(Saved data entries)
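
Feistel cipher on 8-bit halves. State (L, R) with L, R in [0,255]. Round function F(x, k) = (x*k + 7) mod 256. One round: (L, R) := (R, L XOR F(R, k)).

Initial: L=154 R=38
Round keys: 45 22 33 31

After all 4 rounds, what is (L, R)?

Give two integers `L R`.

Round 1 (k=45): L=38 R=47
Round 2 (k=22): L=47 R=55
Round 3 (k=33): L=55 R=49
Round 4 (k=31): L=49 R=193

Answer: 49 193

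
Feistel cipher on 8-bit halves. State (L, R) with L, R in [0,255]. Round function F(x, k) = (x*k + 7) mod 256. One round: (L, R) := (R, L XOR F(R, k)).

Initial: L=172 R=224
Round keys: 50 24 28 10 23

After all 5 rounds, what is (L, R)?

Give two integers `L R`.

Round 1 (k=50): L=224 R=107
Round 2 (k=24): L=107 R=239
Round 3 (k=28): L=239 R=64
Round 4 (k=10): L=64 R=104
Round 5 (k=23): L=104 R=31

Answer: 104 31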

_Aim of the task_. Looking at the records, state how many lines contain "what" and write nothing besides that number.

_Exercise answer_. 2